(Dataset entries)
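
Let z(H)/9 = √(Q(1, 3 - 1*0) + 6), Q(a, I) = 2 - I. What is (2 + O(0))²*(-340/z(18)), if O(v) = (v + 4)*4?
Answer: -2448*√5 ≈ -5473.9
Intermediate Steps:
O(v) = 16 + 4*v (O(v) = (4 + v)*4 = 16 + 4*v)
z(H) = 9*√5 (z(H) = 9*√((2 - (3 - 1*0)) + 6) = 9*√((2 - (3 + 0)) + 6) = 9*√((2 - 1*3) + 6) = 9*√((2 - 3) + 6) = 9*√(-1 + 6) = 9*√5)
(2 + O(0))²*(-340/z(18)) = (2 + (16 + 4*0))²*(-340*√5/45) = (2 + (16 + 0))²*(-68*√5/9) = (2 + 16)²*(-68*√5/9) = 18²*(-68*√5/9) = 324*(-68*√5/9) = -2448*√5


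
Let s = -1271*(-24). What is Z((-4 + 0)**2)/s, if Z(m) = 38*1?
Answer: 19/15252 ≈ 0.0012457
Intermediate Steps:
s = 30504
Z(m) = 38
Z((-4 + 0)**2)/s = 38/30504 = 38*(1/30504) = 19/15252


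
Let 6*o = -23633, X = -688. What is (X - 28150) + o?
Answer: -196661/6 ≈ -32777.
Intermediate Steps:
o = -23633/6 (o = (1/6)*(-23633) = -23633/6 ≈ -3938.8)
(X - 28150) + o = (-688 - 28150) - 23633/6 = -28838 - 23633/6 = -196661/6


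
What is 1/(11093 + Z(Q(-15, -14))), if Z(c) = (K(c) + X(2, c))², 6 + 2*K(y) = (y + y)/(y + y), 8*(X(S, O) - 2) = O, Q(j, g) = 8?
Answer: 4/44373 ≈ 9.0145e-5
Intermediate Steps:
X(S, O) = 2 + O/8
K(y) = -5/2 (K(y) = -3 + ((y + y)/(y + y))/2 = -3 + ((2*y)/((2*y)))/2 = -3 + ((2*y)*(1/(2*y)))/2 = -3 + (½)*1 = -3 + ½ = -5/2)
Z(c) = (-½ + c/8)² (Z(c) = (-5/2 + (2 + c/8))² = (-½ + c/8)²)
1/(11093 + Z(Q(-15, -14))) = 1/(11093 + (-4 + 8)²/64) = 1/(11093 + (1/64)*4²) = 1/(11093 + (1/64)*16) = 1/(11093 + ¼) = 1/(44373/4) = 4/44373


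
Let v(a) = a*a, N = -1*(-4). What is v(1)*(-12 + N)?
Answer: -8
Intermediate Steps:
N = 4
v(a) = a**2
v(1)*(-12 + N) = 1**2*(-12 + 4) = 1*(-8) = -8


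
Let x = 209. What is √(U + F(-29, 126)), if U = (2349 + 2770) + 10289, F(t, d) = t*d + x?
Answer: √11963 ≈ 109.38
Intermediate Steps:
F(t, d) = 209 + d*t (F(t, d) = t*d + 209 = d*t + 209 = 209 + d*t)
U = 15408 (U = 5119 + 10289 = 15408)
√(U + F(-29, 126)) = √(15408 + (209 + 126*(-29))) = √(15408 + (209 - 3654)) = √(15408 - 3445) = √11963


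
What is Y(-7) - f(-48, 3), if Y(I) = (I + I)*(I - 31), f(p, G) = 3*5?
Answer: 517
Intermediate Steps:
f(p, G) = 15
Y(I) = 2*I*(-31 + I) (Y(I) = (2*I)*(-31 + I) = 2*I*(-31 + I))
Y(-7) - f(-48, 3) = 2*(-7)*(-31 - 7) - 1*15 = 2*(-7)*(-38) - 15 = 532 - 15 = 517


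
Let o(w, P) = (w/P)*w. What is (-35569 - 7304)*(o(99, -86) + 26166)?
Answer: -96055884675/86 ≈ -1.1169e+9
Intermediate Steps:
o(w, P) = w²/P
(-35569 - 7304)*(o(99, -86) + 26166) = (-35569 - 7304)*(99²/(-86) + 26166) = -42873*(-1/86*9801 + 26166) = -42873*(-9801/86 + 26166) = -42873*2240475/86 = -96055884675/86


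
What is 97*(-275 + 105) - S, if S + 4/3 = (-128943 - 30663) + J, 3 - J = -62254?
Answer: 242581/3 ≈ 80860.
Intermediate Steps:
J = 62257 (J = 3 - 1*(-62254) = 3 + 62254 = 62257)
S = -292051/3 (S = -4/3 + ((-128943 - 30663) + 62257) = -4/3 + (-159606 + 62257) = -4/3 - 97349 = -292051/3 ≈ -97350.)
97*(-275 + 105) - S = 97*(-275 + 105) - 1*(-292051/3) = 97*(-170) + 292051/3 = -16490 + 292051/3 = 242581/3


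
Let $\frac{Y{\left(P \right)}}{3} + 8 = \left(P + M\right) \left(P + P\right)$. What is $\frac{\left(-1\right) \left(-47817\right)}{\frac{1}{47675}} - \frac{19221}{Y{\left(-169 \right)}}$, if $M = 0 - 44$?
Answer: $\frac{164104718736943}{71986} \approx 2.2797 \cdot 10^{9}$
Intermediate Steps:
$M = -44$ ($M = 0 - 44 = -44$)
$Y{\left(P \right)} = -24 + 6 P \left(-44 + P\right)$ ($Y{\left(P \right)} = -24 + 3 \left(P - 44\right) \left(P + P\right) = -24 + 3 \left(-44 + P\right) 2 P = -24 + 3 \cdot 2 P \left(-44 + P\right) = -24 + 6 P \left(-44 + P\right)$)
$\frac{\left(-1\right) \left(-47817\right)}{\frac{1}{47675}} - \frac{19221}{Y{\left(-169 \right)}} = \frac{\left(-1\right) \left(-47817\right)}{\frac{1}{47675}} - \frac{19221}{-24 - -44616 + 6 \left(-169\right)^{2}} = 47817 \frac{1}{\frac{1}{47675}} - \frac{19221}{-24 + 44616 + 6 \cdot 28561} = 47817 \cdot 47675 - \frac{19221}{-24 + 44616 + 171366} = 2279675475 - \frac{19221}{215958} = 2279675475 - \frac{6407}{71986} = \frac{164104718736943}{71986}$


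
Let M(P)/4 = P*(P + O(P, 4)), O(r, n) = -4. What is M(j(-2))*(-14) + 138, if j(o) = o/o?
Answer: 306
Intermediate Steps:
j(o) = 1
M(P) = 4*P*(-4 + P) (M(P) = 4*(P*(P - 4)) = 4*(P*(-4 + P)) = 4*P*(-4 + P))
M(j(-2))*(-14) + 138 = (4*1*(-4 + 1))*(-14) + 138 = (4*1*(-3))*(-14) + 138 = -12*(-14) + 138 = 168 + 138 = 306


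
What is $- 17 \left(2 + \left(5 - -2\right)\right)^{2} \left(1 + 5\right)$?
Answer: $-8262$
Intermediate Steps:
$- 17 \left(2 + \left(5 - -2\right)\right)^{2} \left(1 + 5\right) = - 17 \left(2 + \left(5 + 2\right)\right)^{2} \cdot 6 = - 17 \left(2 + 7\right)^{2} \cdot 6 = - 17 \cdot 9^{2} \cdot 6 = - 17 \cdot 81 \cdot 6 = \left(-17\right) 486 = -8262$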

**TRY IT:**
Go through the lines above and copy any that contain "What".

**SOLUTION TO THE PROBLEM:**
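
Let z(H)/9 = √(Q(1, 3 - 1*0) + 6), Q(a, I) = 2 - I. What is (2 + O(0))²*(-340/z(18)), if O(v) = (v + 4)*4?
Let s = -1271*(-24). What is Z((-4 + 0)**2)/s, if Z(m) = 38*1?
Let 6*o = -23633, X = -688. What is (X - 28150) + o?
What is 1/(11093 + Z(Q(-15, -14))), if Z(c) = (K(c) + X(2, c))², 6 + 2*K(y) = (y + y)/(y + y), 8*(X(S, O) - 2) = O, Q(j, g) = 8?
Let v(a) = a*a, N = -1*(-4). What is v(1)*(-12 + N)?
Let x = 209. What is √(U + F(-29, 126)), if U = (2349 + 2770) + 10289, F(t, d) = t*d + x?
What is Y(-7) - f(-48, 3), if Y(I) = (I + I)*(I - 31), f(p, G) = 3*5?
Let o(w, P) = (w/P)*w. What is (-35569 - 7304)*(o(99, -86) + 26166)?
What is 97*(-275 + 105) - S, if S + 4/3 = (-128943 - 30663) + J, 3 - J = -62254?
Let $\frac{Y{\left(P \right)}}{3} + 8 = \left(P + M\right) \left(P + P\right)$. What is $\frac{\left(-1\right) \left(-47817\right)}{\frac{1}{47675}} - \frac{19221}{Y{\left(-169 \right)}}$, if $M = 0 - 44$?
Let M(P)/4 = P*(P + O(P, 4)), O(r, n) = -4. What is M(j(-2))*(-14) + 138, if j(o) = o/o?
What is $- 17 \left(2 + \left(5 - -2\right)\right)^{2} \left(1 + 5\right)$?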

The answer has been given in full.